Among the entries below, extract exactly the lines that run from the one with "(a) If the Licensee" through the one with "(d) Termination is", both ends included.

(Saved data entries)
::::::

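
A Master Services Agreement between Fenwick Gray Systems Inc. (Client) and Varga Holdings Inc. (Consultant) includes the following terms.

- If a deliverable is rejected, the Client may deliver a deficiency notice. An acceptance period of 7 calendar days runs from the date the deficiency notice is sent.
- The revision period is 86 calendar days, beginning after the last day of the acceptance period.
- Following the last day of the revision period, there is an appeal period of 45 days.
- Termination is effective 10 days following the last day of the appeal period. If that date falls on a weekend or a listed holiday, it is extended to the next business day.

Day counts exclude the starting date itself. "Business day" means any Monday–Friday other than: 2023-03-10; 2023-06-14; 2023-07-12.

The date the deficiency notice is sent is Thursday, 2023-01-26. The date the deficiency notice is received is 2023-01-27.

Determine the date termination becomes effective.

Adding 7 calendar days to 2023-01-26 gives 2023-02-02, which is the last day of the acceptance period.
Adding 86 calendar days to 2023-02-02 gives 2023-04-29, which is the last day of the revision period.
The last day of the appeal period: 45 calendar days after 2023-04-29 is 2023-06-13.
Adding 10 calendar days to 2023-06-13 gives 2023-06-23, which is the date termination becomes effective. 2023-06-23 is a Friday and is not a listed holiday, so no roll-forward applies.

2023-06-23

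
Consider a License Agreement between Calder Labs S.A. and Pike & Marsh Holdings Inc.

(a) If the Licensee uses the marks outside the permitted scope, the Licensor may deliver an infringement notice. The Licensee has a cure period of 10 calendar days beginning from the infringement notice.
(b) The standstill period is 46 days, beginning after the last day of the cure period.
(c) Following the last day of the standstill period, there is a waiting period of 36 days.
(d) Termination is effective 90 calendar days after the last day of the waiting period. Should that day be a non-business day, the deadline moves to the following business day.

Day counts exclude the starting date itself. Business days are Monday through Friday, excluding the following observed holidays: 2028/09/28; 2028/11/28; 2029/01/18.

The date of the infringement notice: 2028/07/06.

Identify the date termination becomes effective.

Adding 10 calendar days to 2028/07/06 gives 2028/07/16, which is the last day of the cure period.
The last day of the standstill period: 46 calendar days after 2028/07/16 is 2028/08/31.
The last day of the waiting period: 36 calendar days after 2028/08/31 is 2028/10/06.
Adding 90 calendar days to 2028/10/06 gives 2029/01/04, which is the date termination becomes effective. 2029/01/04 is a Thursday and is not a listed holiday, so no roll-forward applies.

2029/01/04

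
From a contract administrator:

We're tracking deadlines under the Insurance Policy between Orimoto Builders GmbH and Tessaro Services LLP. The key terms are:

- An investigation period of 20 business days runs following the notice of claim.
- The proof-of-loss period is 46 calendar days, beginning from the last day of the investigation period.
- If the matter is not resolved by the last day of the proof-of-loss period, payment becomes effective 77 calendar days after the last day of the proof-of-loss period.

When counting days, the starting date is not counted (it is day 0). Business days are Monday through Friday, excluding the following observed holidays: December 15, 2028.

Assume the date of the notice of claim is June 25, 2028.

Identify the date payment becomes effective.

November 21, 2028

The last day of the investigation period: counting 20 business days from Sunday, June 25, 2028 (Jun 26, Jun 27, Jun 28, Jun 29, …, Jul 19, Jul 20, Jul 21, skipping weekends) reaches Friday, July 21, 2028.
Adding 46 calendar days to July 21, 2028 gives September 5, 2028, which is the last day of the proof-of-loss period.
The date payment becomes effective: September 5, 2028 + 77 days = November 21, 2028.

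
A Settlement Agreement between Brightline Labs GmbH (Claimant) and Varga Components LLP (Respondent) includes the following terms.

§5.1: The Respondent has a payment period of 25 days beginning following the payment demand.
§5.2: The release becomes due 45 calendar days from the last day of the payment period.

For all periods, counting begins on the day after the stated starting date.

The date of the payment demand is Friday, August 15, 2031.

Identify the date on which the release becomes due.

October 24, 2031

The last day of the payment period: 25 calendar days after August 15, 2031 is September 9, 2031.
The date on which the release becomes due: September 9, 2031 + 45 days = October 24, 2031.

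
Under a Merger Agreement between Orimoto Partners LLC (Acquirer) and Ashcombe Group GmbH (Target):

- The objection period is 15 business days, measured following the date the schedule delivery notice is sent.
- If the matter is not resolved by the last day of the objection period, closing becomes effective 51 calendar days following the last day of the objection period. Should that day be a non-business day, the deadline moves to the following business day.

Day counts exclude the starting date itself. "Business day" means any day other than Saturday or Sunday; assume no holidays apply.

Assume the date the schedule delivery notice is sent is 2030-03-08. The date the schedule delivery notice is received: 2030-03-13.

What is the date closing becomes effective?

2030-05-20

The last day of the objection period: 15 business days after Friday, 2030-03-08, skipping weekends — Mar 11, Mar 12, Mar 13, Mar 14, …, Mar 27, Mar 28, Mar 29 — lands on Friday, 2030-03-29.
The date closing becomes effective: 2030-03-29 + 51 days = 2030-05-19. That falls on a Sunday, so it rolls to the next business day, Monday, 2030-05-20.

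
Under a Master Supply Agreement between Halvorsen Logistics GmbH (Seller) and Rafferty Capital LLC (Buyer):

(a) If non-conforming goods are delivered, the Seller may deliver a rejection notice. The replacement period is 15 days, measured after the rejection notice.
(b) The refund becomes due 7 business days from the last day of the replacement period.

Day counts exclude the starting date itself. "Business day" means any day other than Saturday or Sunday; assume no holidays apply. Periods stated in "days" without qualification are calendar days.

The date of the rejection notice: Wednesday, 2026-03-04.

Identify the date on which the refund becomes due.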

::::::

• ANSWER:
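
(a) If the Licensee uses the marks outside the permitted scope, the Licensor may deliver an infringement notice. The Licensee has a cure period of 10 calendar days beginning from the infringement notice.
(b) The standstill period is 46 days, beginning after the last day of the cure period.
(c) Following the last day of the standstill period, there is a waiting period of 36 days.
(d) Termination is effective 90 calendar days after the last day of the waiting period. Should that day be a non-business day, the deadline moves to the following business day.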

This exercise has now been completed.